In the listing below, print exactly the lines between the line holding "Let c(y) = M(35), L(F, f)" and the line holding "Answer: -1703048977676162/105021 - 4770963*I*sqrt(278215)", inclusive, and no more.
[[ Supplied material, beginning ]]
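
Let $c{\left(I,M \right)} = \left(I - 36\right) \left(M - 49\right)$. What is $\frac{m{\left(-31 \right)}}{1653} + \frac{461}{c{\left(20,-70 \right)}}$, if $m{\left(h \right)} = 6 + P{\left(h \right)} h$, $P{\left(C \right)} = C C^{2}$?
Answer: $\frac{1759157441}{3147312} \approx 558.94$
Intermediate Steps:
$P{\left(C \right)} = C^{3}$
$c{\left(I,M \right)} = \left(-49 + M\right) \left(-36 + I\right)$ ($c{\left(I,M \right)} = \left(-36 + I\right) \left(-49 + M\right) = \left(-49 + M\right) \left(-36 + I\right)$)
$m{\left(h \right)} = 6 + h^{4}$ ($m{\left(h \right)} = 6 + h^{3} h = 6 + h^{4}$)
$\frac{m{\left(-31 \right)}}{1653} + \frac{461}{c{\left(20,-70 \right)}} = \frac{6 + \left(-31\right)^{4}}{1653} + \frac{461}{1764 - 980 - -2520 + 20 \left(-70\right)} = \left(6 + 923521\right) \frac{1}{1653} + \frac{461}{1764 - 980 + 2520 - 1400} = 923527 \cdot \frac{1}{1653} + \frac{461}{1904} = \frac{923527}{1653} + 461 \cdot \frac{1}{1904} = \frac{923527}{1653} + \frac{461}{1904} = \frac{1759157441}{3147312}$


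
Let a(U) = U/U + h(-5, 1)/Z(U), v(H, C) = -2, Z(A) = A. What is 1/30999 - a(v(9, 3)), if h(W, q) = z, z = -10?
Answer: -185993/30999 ≈ -6.0000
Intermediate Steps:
h(W, q) = -10
a(U) = 1 - 10/U (a(U) = U/U - 10/U = 1 - 10/U)
1/30999 - a(v(9, 3)) = 1/30999 - (-10 - 2)/(-2) = 1/30999 - (-1)*(-12)/2 = 1/30999 - 1*6 = 1/30999 - 6 = -185993/30999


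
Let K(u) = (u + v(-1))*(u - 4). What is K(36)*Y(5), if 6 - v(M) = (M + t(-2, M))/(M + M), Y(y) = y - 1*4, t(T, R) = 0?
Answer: 1328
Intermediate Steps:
Y(y) = -4 + y (Y(y) = y - 4 = -4 + y)
v(M) = 11/2 (v(M) = 6 - (M + 0)/(M + M) = 6 - M/(2*M) = 6 - M*1/(2*M) = 6 - 1*½ = 6 - ½ = 11/2)
K(u) = (-4 + u)*(11/2 + u) (K(u) = (u + 11/2)*(u - 4) = (11/2 + u)*(-4 + u) = (-4 + u)*(11/2 + u))
K(36)*Y(5) = (-22 + 36² + (3/2)*36)*(-4 + 5) = (-22 + 1296 + 54)*1 = 1328*1 = 1328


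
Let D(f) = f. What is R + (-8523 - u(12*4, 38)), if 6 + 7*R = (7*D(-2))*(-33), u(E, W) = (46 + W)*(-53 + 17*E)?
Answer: -507849/7 ≈ -72550.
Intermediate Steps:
u(E, W) = (-53 + 17*E)*(46 + W)
R = 456/7 (R = -6/7 + ((7*(-2))*(-33))/7 = -6/7 + (-14*(-33))/7 = -6/7 + (⅐)*462 = -6/7 + 66 = 456/7 ≈ 65.143)
R + (-8523 - u(12*4, 38)) = 456/7 + (-8523 - (-2438 - 53*38 + 782*(12*4) + 17*(12*4)*38)) = 456/7 + (-8523 - (-2438 - 2014 + 782*48 + 17*48*38)) = 456/7 + (-8523 - (-2438 - 2014 + 37536 + 31008)) = 456/7 + (-8523 - 1*64092) = 456/7 + (-8523 - 64092) = 456/7 - 72615 = -507849/7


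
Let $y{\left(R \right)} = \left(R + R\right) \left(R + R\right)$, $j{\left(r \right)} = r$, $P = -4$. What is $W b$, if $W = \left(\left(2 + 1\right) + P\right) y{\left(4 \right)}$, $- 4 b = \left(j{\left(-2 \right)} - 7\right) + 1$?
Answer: $-128$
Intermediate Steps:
$y{\left(R \right)} = 4 R^{2}$ ($y{\left(R \right)} = 2 R 2 R = 4 R^{2}$)
$b = 2$ ($b = - \frac{\left(-2 - 7\right) + 1}{4} = - \frac{-9 + 1}{4} = \left(- \frac{1}{4}\right) \left(-8\right) = 2$)
$W = -64$ ($W = \left(\left(2 + 1\right) - 4\right) 4 \cdot 4^{2} = \left(3 - 4\right) 4 \cdot 16 = \left(-1\right) 64 = -64$)
$W b = \left(-64\right) 2 = -128$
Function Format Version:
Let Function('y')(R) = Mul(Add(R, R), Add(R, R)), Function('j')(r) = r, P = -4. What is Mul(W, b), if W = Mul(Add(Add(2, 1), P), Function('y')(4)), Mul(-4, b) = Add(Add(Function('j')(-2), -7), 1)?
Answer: -128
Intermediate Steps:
Function('y')(R) = Mul(4, Pow(R, 2)) (Function('y')(R) = Mul(Mul(2, R), Mul(2, R)) = Mul(4, Pow(R, 2)))
b = 2 (b = Mul(Rational(-1, 4), Add(Add(-2, -7), 1)) = Mul(Rational(-1, 4), Add(-9, 1)) = Mul(Rational(-1, 4), -8) = 2)
W = -64 (W = Mul(Add(Add(2, 1), -4), Mul(4, Pow(4, 2))) = Mul(Add(3, -4), Mul(4, 16)) = Mul(-1, 64) = -64)
Mul(W, b) = Mul(-64, 2) = -128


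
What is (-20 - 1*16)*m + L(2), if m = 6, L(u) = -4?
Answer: -220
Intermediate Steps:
(-20 - 1*16)*m + L(2) = (-20 - 1*16)*6 - 4 = (-20 - 16)*6 - 4 = -36*6 - 4 = -216 - 4 = -220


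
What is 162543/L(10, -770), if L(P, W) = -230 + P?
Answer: -162543/220 ≈ -738.83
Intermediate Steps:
162543/L(10, -770) = 162543/(-230 + 10) = 162543/(-220) = 162543*(-1/220) = -162543/220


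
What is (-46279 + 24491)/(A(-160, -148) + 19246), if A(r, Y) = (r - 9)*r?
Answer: -10894/23143 ≈ -0.47073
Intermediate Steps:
A(r, Y) = r*(-9 + r) (A(r, Y) = (-9 + r)*r = r*(-9 + r))
(-46279 + 24491)/(A(-160, -148) + 19246) = (-46279 + 24491)/(-160*(-9 - 160) + 19246) = -21788/(-160*(-169) + 19246) = -21788/(27040 + 19246) = -21788/46286 = -21788*1/46286 = -10894/23143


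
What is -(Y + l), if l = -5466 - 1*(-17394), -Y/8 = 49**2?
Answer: 7280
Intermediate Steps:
Y = -19208 (Y = -8*49**2 = -8*2401 = -19208)
l = 11928 (l = -5466 + 17394 = 11928)
-(Y + l) = -(-19208 + 11928) = -1*(-7280) = 7280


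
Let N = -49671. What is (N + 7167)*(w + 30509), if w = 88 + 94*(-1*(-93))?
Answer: -1672064856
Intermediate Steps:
w = 8830 (w = 88 + 94*93 = 88 + 8742 = 8830)
(N + 7167)*(w + 30509) = (-49671 + 7167)*(8830 + 30509) = -42504*39339 = -1672064856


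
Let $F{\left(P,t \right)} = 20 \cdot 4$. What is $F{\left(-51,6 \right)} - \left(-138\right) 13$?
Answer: $1874$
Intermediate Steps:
$F{\left(P,t \right)} = 80$
$F{\left(-51,6 \right)} - \left(-138\right) 13 = 80 - \left(-138\right) 13 = 80 - -1794 = 80 + 1794 = 1874$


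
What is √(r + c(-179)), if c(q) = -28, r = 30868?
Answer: 2*√7710 ≈ 175.61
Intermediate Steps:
√(r + c(-179)) = √(30868 - 28) = √30840 = 2*√7710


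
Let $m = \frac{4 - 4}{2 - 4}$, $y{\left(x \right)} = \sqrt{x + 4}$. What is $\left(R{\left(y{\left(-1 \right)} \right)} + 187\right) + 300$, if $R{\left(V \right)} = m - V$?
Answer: $487 - \sqrt{3} \approx 485.27$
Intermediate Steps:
$y{\left(x \right)} = \sqrt{4 + x}$
$m = 0$ ($m = \frac{0}{-2} = 0 \left(- \frac{1}{2}\right) = 0$)
$R{\left(V \right)} = - V$ ($R{\left(V \right)} = 0 - V = - V$)
$\left(R{\left(y{\left(-1 \right)} \right)} + 187\right) + 300 = \left(- \sqrt{4 - 1} + 187\right) + 300 = \left(- \sqrt{3} + 187\right) + 300 = \left(187 - \sqrt{3}\right) + 300 = 487 - \sqrt{3}$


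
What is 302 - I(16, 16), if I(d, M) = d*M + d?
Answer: 30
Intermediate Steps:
I(d, M) = d + M*d (I(d, M) = M*d + d = d + M*d)
302 - I(16, 16) = 302 - 16*(1 + 16) = 302 - 16*17 = 302 - 1*272 = 302 - 272 = 30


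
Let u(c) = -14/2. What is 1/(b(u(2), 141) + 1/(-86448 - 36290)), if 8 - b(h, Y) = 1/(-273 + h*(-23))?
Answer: 981904/7863991 ≈ 0.12486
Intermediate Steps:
u(c) = -7 (u(c) = -14*½ = -7)
b(h, Y) = 8 - 1/(-273 - 23*h) (b(h, Y) = 8 - 1/(-273 + h*(-23)) = 8 - 1/(-273 - 23*h))
1/(b(u(2), 141) + 1/(-86448 - 36290)) = 1/(23*(95 + 8*(-7))/(273 + 23*(-7)) + 1/(-86448 - 36290)) = 1/(23*(95 - 56)/(273 - 161) + 1/(-122738)) = 1/(23*39/112 - 1/122738) = 1/(23*(1/112)*39 - 1/122738) = 1/(897/112 - 1/122738) = 1/(7863991/981904) = 981904/7863991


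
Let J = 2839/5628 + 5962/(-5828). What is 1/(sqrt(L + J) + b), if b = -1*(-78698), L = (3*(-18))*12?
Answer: 645323285208/50785657217148703 - 2*I*sqrt(10901586196100481)/50785657217148703 ≈ 1.2707e-5 - 4.1118e-9*I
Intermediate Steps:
L = -648 (L = -54*12 = -648)
J = -4252111/8199996 (J = 2839*(1/5628) + 5962*(-1/5828) = 2839/5628 - 2981/2914 = -4252111/8199996 ≈ -0.51855)
b = 78698
1/(sqrt(L + J) + b) = 1/(sqrt(-648 - 4252111/8199996) + 78698) = 1/(sqrt(-5317849519/8199996) + 78698) = 1/(I*sqrt(10901586196100481)/4099998 + 78698) = 1/(78698 + I*sqrt(10901586196100481)/4099998)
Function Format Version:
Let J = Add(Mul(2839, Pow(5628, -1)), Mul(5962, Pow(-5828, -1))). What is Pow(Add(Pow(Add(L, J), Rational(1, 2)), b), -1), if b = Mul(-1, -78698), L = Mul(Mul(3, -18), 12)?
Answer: Add(Rational(645323285208, 50785657217148703), Mul(Rational(-2, 50785657217148703), I, Pow(10901586196100481, Rational(1, 2)))) ≈ Add(1.2707e-5, Mul(-4.1118e-9, I))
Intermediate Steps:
L = -648 (L = Mul(-54, 12) = -648)
J = Rational(-4252111, 8199996) (J = Add(Mul(2839, Rational(1, 5628)), Mul(5962, Rational(-1, 5828))) = Add(Rational(2839, 5628), Rational(-2981, 2914)) = Rational(-4252111, 8199996) ≈ -0.51855)
b = 78698
Pow(Add(Pow(Add(L, J), Rational(1, 2)), b), -1) = Pow(Add(Pow(Add(-648, Rational(-4252111, 8199996)), Rational(1, 2)), 78698), -1) = Pow(Add(Pow(Rational(-5317849519, 8199996), Rational(1, 2)), 78698), -1) = Pow(Add(Mul(Rational(1, 4099998), I, Pow(10901586196100481, Rational(1, 2))), 78698), -1) = Pow(Add(78698, Mul(Rational(1, 4099998), I, Pow(10901586196100481, Rational(1, 2)))), -1)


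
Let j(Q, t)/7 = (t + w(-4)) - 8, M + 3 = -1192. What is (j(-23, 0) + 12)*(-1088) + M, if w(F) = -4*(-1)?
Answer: 16213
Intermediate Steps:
M = -1195 (M = -3 - 1192 = -1195)
w(F) = 4
j(Q, t) = -28 + 7*t (j(Q, t) = 7*((t + 4) - 8) = 7*((4 + t) - 8) = 7*(-4 + t) = -28 + 7*t)
(j(-23, 0) + 12)*(-1088) + M = ((-28 + 7*0) + 12)*(-1088) - 1195 = ((-28 + 0) + 12)*(-1088) - 1195 = (-28 + 12)*(-1088) - 1195 = -16*(-1088) - 1195 = 17408 - 1195 = 16213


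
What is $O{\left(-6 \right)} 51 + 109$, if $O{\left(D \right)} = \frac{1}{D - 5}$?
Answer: $\frac{1148}{11} \approx 104.36$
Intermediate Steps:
$O{\left(D \right)} = \frac{1}{-5 + D}$
$O{\left(-6 \right)} 51 + 109 = \frac{1}{-5 - 6} \cdot 51 + 109 = \frac{1}{-11} \cdot 51 + 109 = \left(- \frac{1}{11}\right) 51 + 109 = - \frac{51}{11} + 109 = \frac{1148}{11}$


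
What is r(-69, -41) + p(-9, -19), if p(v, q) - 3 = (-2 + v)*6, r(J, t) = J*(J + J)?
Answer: 9459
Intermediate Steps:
r(J, t) = 2*J**2 (r(J, t) = J*(2*J) = 2*J**2)
p(v, q) = -9 + 6*v (p(v, q) = 3 + (-2 + v)*6 = 3 + (-12 + 6*v) = -9 + 6*v)
r(-69, -41) + p(-9, -19) = 2*(-69)**2 + (-9 + 6*(-9)) = 2*4761 + (-9 - 54) = 9522 - 63 = 9459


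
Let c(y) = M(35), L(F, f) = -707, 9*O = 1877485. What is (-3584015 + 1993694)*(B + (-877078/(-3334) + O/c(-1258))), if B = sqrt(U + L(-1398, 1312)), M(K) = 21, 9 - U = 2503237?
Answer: -1703048977676162/105021 - 4770963*I*sqrt(278215) ≈ -1.6216e+10 - 2.5165e+9*I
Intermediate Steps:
O = 1877485/9 (O = (1/9)*1877485 = 1877485/9 ≈ 2.0861e+5)
U = -2503228 (U = 9 - 1*2503237 = 9 - 2503237 = -2503228)
c(y) = 21
B = 3*I*sqrt(278215) (B = sqrt(-2503228 - 707) = sqrt(-2503935) = 3*I*sqrt(278215) ≈ 1582.4*I)
(-3584015 + 1993694)*(B + (-877078/(-3334) + O/c(-1258))) = (-3584015 + 1993694)*(3*I*sqrt(278215) + (-877078/(-3334) + (1877485/9)/21)) = -1590321*(3*I*sqrt(278215) + (-877078*(-1/3334) + (1877485/9)*(1/21))) = -1590321*(3*I*sqrt(278215) + (438539/1667 + 1877485/189)) = -1590321*(3*I*sqrt(278215) + 3212651366/315063) = -1590321*(3212651366/315063 + 3*I*sqrt(278215)) = -1703048977676162/105021 - 4770963*I*sqrt(278215)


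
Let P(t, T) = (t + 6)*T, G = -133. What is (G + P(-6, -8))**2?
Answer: 17689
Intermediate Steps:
P(t, T) = T*(6 + t) (P(t, T) = (6 + t)*T = T*(6 + t))
(G + P(-6, -8))**2 = (-133 - 8*(6 - 6))**2 = (-133 - 8*0)**2 = (-133 + 0)**2 = (-133)**2 = 17689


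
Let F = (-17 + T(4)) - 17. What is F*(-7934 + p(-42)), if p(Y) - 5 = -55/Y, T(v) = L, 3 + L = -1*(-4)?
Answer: 3662593/14 ≈ 2.6161e+5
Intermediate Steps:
L = 1 (L = -3 - 1*(-4) = -3 + 4 = 1)
T(v) = 1
p(Y) = 5 - 55/Y
F = -33 (F = (-17 + 1) - 17 = -16 - 17 = -33)
F*(-7934 + p(-42)) = -33*(-7934 + (5 - 55/(-42))) = -33*(-7934 + (5 - 55*(-1/42))) = -33*(-7934 + (5 + 55/42)) = -33*(-7934 + 265/42) = -33*(-332963/42) = 3662593/14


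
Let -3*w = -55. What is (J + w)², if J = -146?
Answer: 146689/9 ≈ 16299.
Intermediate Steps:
w = 55/3 (w = -⅓*(-55) = 55/3 ≈ 18.333)
(J + w)² = (-146 + 55/3)² = (-383/3)² = 146689/9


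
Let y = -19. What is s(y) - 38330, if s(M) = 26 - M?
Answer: -38285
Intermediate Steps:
s(y) - 38330 = (26 - 1*(-19)) - 38330 = (26 + 19) - 38330 = 45 - 38330 = -38285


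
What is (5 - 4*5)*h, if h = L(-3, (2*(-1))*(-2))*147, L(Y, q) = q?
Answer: -8820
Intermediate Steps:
h = 588 (h = ((2*(-1))*(-2))*147 = -2*(-2)*147 = 4*147 = 588)
(5 - 4*5)*h = (5 - 4*5)*588 = (5 - 20)*588 = -15*588 = -8820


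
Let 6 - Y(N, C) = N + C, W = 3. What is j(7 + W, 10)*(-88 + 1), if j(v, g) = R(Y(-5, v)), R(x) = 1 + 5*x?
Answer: -522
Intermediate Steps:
Y(N, C) = 6 - C - N (Y(N, C) = 6 - (N + C) = 6 - (C + N) = 6 + (-C - N) = 6 - C - N)
j(v, g) = 56 - 5*v (j(v, g) = 1 + 5*(6 - v - 1*(-5)) = 1 + 5*(6 - v + 5) = 1 + 5*(11 - v) = 1 + (55 - 5*v) = 56 - 5*v)
j(7 + W, 10)*(-88 + 1) = (56 - 5*(7 + 3))*(-88 + 1) = (56 - 5*10)*(-87) = (56 - 50)*(-87) = 6*(-87) = -522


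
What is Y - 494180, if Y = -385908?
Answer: -880088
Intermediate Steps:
Y - 494180 = -385908 - 494180 = -880088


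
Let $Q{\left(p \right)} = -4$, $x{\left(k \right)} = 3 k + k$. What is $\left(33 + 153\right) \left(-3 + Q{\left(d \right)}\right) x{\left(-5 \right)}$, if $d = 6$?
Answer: $26040$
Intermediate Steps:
$x{\left(k \right)} = 4 k$
$\left(33 + 153\right) \left(-3 + Q{\left(d \right)}\right) x{\left(-5 \right)} = \left(33 + 153\right) \left(-3 - 4\right) 4 \left(-5\right) = 186 \left(\left(-7\right) \left(-20\right)\right) = 186 \cdot 140 = 26040$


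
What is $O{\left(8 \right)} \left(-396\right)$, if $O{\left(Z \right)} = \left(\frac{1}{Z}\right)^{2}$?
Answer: $- \frac{99}{16} \approx -6.1875$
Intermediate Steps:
$O{\left(Z \right)} = \frac{1}{Z^{2}}$
$O{\left(8 \right)} \left(-396\right) = \frac{1}{64} \left(-396\right) = - \frac{99}{16}$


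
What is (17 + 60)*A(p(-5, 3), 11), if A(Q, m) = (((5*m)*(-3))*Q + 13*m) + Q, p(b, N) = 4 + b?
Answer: 23639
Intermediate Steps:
A(Q, m) = Q + 13*m - 15*Q*m (A(Q, m) = ((-15*m)*Q + 13*m) + Q = (-15*Q*m + 13*m) + Q = (13*m - 15*Q*m) + Q = Q + 13*m - 15*Q*m)
(17 + 60)*A(p(-5, 3), 11) = (17 + 60)*((4 - 5) + 13*11 - 15*(4 - 5)*11) = 77*(-1 + 143 - 15*(-1)*11) = 77*(-1 + 143 + 165) = 77*307 = 23639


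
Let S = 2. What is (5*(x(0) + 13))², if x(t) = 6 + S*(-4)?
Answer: 3025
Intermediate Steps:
x(t) = -2 (x(t) = 6 + 2*(-4) = 6 - 8 = -2)
(5*(x(0) + 13))² = (5*(-2 + 13))² = (5*11)² = 55² = 3025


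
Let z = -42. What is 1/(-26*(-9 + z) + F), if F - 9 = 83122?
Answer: 1/84457 ≈ 1.1840e-5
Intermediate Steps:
F = 83131 (F = 9 + 83122 = 83131)
1/(-26*(-9 + z) + F) = 1/(-26*(-9 - 42) + 83131) = 1/(-26*(-51) + 83131) = 1/(1326 + 83131) = 1/84457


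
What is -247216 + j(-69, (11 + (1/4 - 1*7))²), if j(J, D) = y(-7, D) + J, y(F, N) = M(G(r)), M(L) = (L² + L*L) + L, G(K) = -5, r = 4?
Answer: -247240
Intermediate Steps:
M(L) = L + 2*L² (M(L) = (L² + L²) + L = 2*L² + L = L + 2*L²)
y(F, N) = 45 (y(F, N) = -5*(1 + 2*(-5)) = -5*(1 - 10) = -5*(-9) = 45)
j(J, D) = 45 + J
-247216 + j(-69, (11 + (1/4 - 1*7))²) = -247216 + (45 - 69) = -247216 - 24 = -247240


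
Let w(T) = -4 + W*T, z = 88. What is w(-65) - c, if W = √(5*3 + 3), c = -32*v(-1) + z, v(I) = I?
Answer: -124 - 195*√2 ≈ -399.77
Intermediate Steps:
c = 120 (c = -32*(-1) + 88 = 32 + 88 = 120)
W = 3*√2 (W = √(15 + 3) = √18 = 3*√2 ≈ 4.2426)
w(T) = -4 + 3*T*√2 (w(T) = -4 + (3*√2)*T = -4 + 3*T*√2)
w(-65) - c = (-4 + 3*(-65)*√2) - 1*120 = (-4 - 195*√2) - 120 = -124 - 195*√2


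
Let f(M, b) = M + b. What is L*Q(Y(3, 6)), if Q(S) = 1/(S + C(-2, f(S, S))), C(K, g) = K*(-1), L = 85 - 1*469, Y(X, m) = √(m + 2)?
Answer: 192 - 192*√2 ≈ -79.529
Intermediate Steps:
Y(X, m) = √(2 + m)
L = -384 (L = 85 - 469 = -384)
C(K, g) = -K
Q(S) = 1/(2 + S) (Q(S) = 1/(S - 1*(-2)) = 1/(S + 2) = 1/(2 + S))
L*Q(Y(3, 6)) = -384/(2 + √(2 + 6)) = -384/(2 + √8) = -384/(2 + 2*√2)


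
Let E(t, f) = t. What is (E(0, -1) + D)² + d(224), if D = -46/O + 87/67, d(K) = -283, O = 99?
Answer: -12420471026/43996689 ≈ -282.30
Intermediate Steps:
D = 5531/6633 (D = -46/99 + 87/67 = 5531/6633 ≈ 0.83386)
(E(0, -1) + D)² + d(224) = (0 + 5531/6633)² - 283 = (5531/6633)² - 283 = 30591961/43996689 - 283 = -12420471026/43996689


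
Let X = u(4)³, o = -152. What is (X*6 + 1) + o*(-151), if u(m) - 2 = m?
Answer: 24249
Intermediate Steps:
u(m) = 2 + m
X = 216 (X = (2 + 4)³ = 6³ = 216)
(X*6 + 1) + o*(-151) = (216*6 + 1) - 152*(-151) = (1296 + 1) + 22952 = 1297 + 22952 = 24249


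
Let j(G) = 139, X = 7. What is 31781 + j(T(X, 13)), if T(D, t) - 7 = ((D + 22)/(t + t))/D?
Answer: 31920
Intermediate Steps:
T(D, t) = 7 + (22 + D)/(2*D*t) (T(D, t) = 7 + ((D + 22)/(t + t))/D = 7 + ((22 + D)/((2*t)))/D = 7 + ((22 + D)*(1/(2*t)))/D = 7 + ((22 + D)/(2*t))/D = 7 + (22 + D)/(2*D*t))
31781 + j(T(X, 13)) = 31781 + 139 = 31920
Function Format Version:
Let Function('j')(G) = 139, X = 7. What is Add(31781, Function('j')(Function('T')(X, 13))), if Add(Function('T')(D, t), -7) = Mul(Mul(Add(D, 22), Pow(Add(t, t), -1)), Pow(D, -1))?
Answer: 31920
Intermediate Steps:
Function('T')(D, t) = Add(7, Mul(Rational(1, 2), Pow(D, -1), Pow(t, -1), Add(22, D))) (Function('T')(D, t) = Add(7, Mul(Mul(Add(D, 22), Pow(Add(t, t), -1)), Pow(D, -1))) = Add(7, Mul(Mul(Add(22, D), Pow(Mul(2, t), -1)), Pow(D, -1))) = Add(7, Mul(Mul(Add(22, D), Mul(Rational(1, 2), Pow(t, -1))), Pow(D, -1))) = Add(7, Mul(Mul(Rational(1, 2), Pow(t, -1), Add(22, D)), Pow(D, -1))) = Add(7, Mul(Rational(1, 2), Pow(D, -1), Pow(t, -1), Add(22, D))))
Add(31781, Function('j')(Function('T')(X, 13))) = Add(31781, 139) = 31920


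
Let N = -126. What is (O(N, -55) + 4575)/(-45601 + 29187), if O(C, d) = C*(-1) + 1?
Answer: -2351/8207 ≈ -0.28646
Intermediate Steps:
O(C, d) = 1 - C (O(C, d) = -C + 1 = 1 - C)
(O(N, -55) + 4575)/(-45601 + 29187) = ((1 - 1*(-126)) + 4575)/(-45601 + 29187) = ((1 + 126) + 4575)/(-16414) = (127 + 4575)*(-1/16414) = 4702*(-1/16414) = -2351/8207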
[[ Supplied material, end ]]
▶ Completed exercise
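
Let c(y) = M(35), L(F, f) = -707, 9*O = 1877485. What is (-3584015 + 1993694)*(B + (-877078/(-3334) + O/c(-1258))), if B = sqrt(U + L(-1398, 1312)), M(K) = 21, 9 - U = 2503237?
Answer: -1703048977676162/105021 - 4770963*I*sqrt(278215) ≈ -1.6216e+10 - 2.5165e+9*I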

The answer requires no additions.